TASK BRIEF | Reproduce exactly, and only, the lines running from the start of the entries below to the line containing "You are navigating a 11×12".

Segment Start: MATERIAL SUPPLIED

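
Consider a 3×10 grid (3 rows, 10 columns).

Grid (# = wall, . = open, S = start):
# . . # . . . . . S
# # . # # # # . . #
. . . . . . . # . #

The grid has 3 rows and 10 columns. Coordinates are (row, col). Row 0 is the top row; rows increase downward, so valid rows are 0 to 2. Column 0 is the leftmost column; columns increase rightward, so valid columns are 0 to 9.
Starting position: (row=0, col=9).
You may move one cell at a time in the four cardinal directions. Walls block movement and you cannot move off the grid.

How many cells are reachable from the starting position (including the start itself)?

Answer: Reachable cells: 9

Derivation:
BFS flood-fill from (row=0, col=9):
  Distance 0: (row=0, col=9)
  Distance 1: (row=0, col=8)
  Distance 2: (row=0, col=7), (row=1, col=8)
  Distance 3: (row=0, col=6), (row=1, col=7), (row=2, col=8)
  Distance 4: (row=0, col=5)
  Distance 5: (row=0, col=4)
Total reachable: 9 (grid has 19 open cells total)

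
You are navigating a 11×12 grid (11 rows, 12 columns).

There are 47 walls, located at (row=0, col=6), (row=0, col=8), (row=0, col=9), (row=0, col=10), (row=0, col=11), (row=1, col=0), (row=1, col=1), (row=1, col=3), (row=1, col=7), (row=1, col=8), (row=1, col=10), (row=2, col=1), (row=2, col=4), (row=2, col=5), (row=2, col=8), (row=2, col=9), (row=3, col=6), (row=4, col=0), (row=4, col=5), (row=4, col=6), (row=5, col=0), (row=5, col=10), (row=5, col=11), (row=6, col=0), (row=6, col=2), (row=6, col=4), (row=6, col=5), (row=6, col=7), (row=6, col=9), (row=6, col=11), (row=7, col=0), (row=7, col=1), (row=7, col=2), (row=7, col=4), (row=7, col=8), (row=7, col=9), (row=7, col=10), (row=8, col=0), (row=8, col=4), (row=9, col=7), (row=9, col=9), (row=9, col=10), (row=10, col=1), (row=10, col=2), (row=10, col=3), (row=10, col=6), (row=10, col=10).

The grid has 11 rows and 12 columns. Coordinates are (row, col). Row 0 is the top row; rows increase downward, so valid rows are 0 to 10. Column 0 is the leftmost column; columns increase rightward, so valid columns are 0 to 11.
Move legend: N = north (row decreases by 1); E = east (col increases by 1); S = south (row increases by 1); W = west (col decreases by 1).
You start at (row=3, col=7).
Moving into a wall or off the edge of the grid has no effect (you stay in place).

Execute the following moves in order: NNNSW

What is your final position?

Start: (row=3, col=7)
  N (north): (row=3, col=7) -> (row=2, col=7)
  N (north): blocked, stay at (row=2, col=7)
  N (north): blocked, stay at (row=2, col=7)
  S (south): (row=2, col=7) -> (row=3, col=7)
  W (west): blocked, stay at (row=3, col=7)
Final: (row=3, col=7)

Answer: Final position: (row=3, col=7)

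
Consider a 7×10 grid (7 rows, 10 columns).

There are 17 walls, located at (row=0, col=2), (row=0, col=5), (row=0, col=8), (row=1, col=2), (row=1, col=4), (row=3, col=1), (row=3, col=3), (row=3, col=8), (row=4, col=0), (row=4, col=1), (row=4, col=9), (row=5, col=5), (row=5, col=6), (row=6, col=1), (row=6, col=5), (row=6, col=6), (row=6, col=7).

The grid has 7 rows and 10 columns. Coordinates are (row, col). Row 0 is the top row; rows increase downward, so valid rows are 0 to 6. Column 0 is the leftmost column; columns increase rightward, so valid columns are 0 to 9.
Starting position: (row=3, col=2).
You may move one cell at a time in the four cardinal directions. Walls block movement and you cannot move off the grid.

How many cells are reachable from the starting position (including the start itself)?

Answer: Reachable cells: 53

Derivation:
BFS flood-fill from (row=3, col=2):
  Distance 0: (row=3, col=2)
  Distance 1: (row=2, col=2), (row=4, col=2)
  Distance 2: (row=2, col=1), (row=2, col=3), (row=4, col=3), (row=5, col=2)
  Distance 3: (row=1, col=1), (row=1, col=3), (row=2, col=0), (row=2, col=4), (row=4, col=4), (row=5, col=1), (row=5, col=3), (row=6, col=2)
  Distance 4: (row=0, col=1), (row=0, col=3), (row=1, col=0), (row=2, col=5), (row=3, col=0), (row=3, col=4), (row=4, col=5), (row=5, col=0), (row=5, col=4), (row=6, col=3)
  Distance 5: (row=0, col=0), (row=0, col=4), (row=1, col=5), (row=2, col=6), (row=3, col=5), (row=4, col=6), (row=6, col=0), (row=6, col=4)
  Distance 6: (row=1, col=6), (row=2, col=7), (row=3, col=6), (row=4, col=7)
  Distance 7: (row=0, col=6), (row=1, col=7), (row=2, col=8), (row=3, col=7), (row=4, col=8), (row=5, col=7)
  Distance 8: (row=0, col=7), (row=1, col=8), (row=2, col=9), (row=5, col=8)
  Distance 9: (row=1, col=9), (row=3, col=9), (row=5, col=9), (row=6, col=8)
  Distance 10: (row=0, col=9), (row=6, col=9)
Total reachable: 53 (grid has 53 open cells total)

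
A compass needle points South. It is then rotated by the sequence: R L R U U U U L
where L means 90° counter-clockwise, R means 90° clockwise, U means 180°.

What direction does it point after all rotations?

Start: South
  R (right (90° clockwise)) -> West
  L (left (90° counter-clockwise)) -> South
  R (right (90° clockwise)) -> West
  U (U-turn (180°)) -> East
  U (U-turn (180°)) -> West
  U (U-turn (180°)) -> East
  U (U-turn (180°)) -> West
  L (left (90° counter-clockwise)) -> South
Final: South

Answer: Final heading: South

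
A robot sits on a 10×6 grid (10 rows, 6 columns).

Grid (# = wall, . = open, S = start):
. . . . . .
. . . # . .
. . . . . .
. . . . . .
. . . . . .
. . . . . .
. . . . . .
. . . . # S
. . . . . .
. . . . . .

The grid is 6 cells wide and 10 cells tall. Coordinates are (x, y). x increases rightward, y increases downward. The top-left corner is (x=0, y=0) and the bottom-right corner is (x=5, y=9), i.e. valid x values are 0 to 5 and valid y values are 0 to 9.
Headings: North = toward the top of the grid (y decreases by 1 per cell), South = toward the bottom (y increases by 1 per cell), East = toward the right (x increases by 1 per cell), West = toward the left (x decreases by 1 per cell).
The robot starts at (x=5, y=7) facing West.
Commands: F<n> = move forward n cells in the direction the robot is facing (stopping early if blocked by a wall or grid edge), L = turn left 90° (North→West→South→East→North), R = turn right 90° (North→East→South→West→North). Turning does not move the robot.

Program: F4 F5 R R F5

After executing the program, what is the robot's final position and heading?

Start: (x=5, y=7), facing West
  F4: move forward 0/4 (blocked), now at (x=5, y=7)
  F5: move forward 0/5 (blocked), now at (x=5, y=7)
  R: turn right, now facing North
  R: turn right, now facing East
  F5: move forward 0/5 (blocked), now at (x=5, y=7)
Final: (x=5, y=7), facing East

Answer: Final position: (x=5, y=7), facing East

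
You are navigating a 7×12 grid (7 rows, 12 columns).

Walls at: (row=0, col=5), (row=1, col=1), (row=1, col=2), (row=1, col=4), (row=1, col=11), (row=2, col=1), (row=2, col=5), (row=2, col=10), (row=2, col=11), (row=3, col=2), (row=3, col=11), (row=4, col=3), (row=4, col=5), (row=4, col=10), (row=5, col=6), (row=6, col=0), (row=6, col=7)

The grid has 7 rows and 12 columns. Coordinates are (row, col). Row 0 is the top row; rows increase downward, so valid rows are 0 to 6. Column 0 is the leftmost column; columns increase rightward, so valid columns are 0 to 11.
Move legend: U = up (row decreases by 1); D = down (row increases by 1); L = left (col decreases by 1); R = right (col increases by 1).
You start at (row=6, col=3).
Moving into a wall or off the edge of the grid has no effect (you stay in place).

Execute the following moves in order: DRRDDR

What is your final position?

Start: (row=6, col=3)
  D (down): blocked, stay at (row=6, col=3)
  R (right): (row=6, col=3) -> (row=6, col=4)
  R (right): (row=6, col=4) -> (row=6, col=5)
  D (down): blocked, stay at (row=6, col=5)
  D (down): blocked, stay at (row=6, col=5)
  R (right): (row=6, col=5) -> (row=6, col=6)
Final: (row=6, col=6)

Answer: Final position: (row=6, col=6)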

Segment End: MATERIAL SUPPLIED

THE ANSWER |
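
Consider a 3×10 grid (3 rows, 10 columns).

Grid (# = wall, . = open, S = start):
# . . # . . . . . S
# # . # # # # . . #
. . . . . . . # . #

The grid has 3 rows and 10 columns. Coordinates are (row, col). Row 0 is the top row; rows increase downward, so valid rows are 0 to 2. Column 0 is the leftmost column; columns increase rightward, so valid columns are 0 to 9.
Starting position: (row=0, col=9).
You may move one cell at a time in the four cardinal directions. Walls block movement and you cannot move off the grid.

How many cells are reachable from the starting position (including the start itself)?

Answer: Reachable cells: 9

Derivation:
BFS flood-fill from (row=0, col=9):
  Distance 0: (row=0, col=9)
  Distance 1: (row=0, col=8)
  Distance 2: (row=0, col=7), (row=1, col=8)
  Distance 3: (row=0, col=6), (row=1, col=7), (row=2, col=8)
  Distance 4: (row=0, col=5)
  Distance 5: (row=0, col=4)
Total reachable: 9 (grid has 19 open cells total)

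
You are navigating a 11×12 grid (11 rows, 12 columns).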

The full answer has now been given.